------ Data extract

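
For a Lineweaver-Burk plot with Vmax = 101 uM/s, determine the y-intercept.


y-intercept = 1/Vmax
= 1/101
= 0.0099 s/uM

0.0099 s/uM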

------------

## Task details
This calls for all of the entries above, repeated exactly.

## Completed task
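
For a Lineweaver-Burk plot with Vmax = 101 uM/s, determine the y-intercept.


y-intercept = 1/Vmax
= 1/101
= 0.0099 s/uM

0.0099 s/uM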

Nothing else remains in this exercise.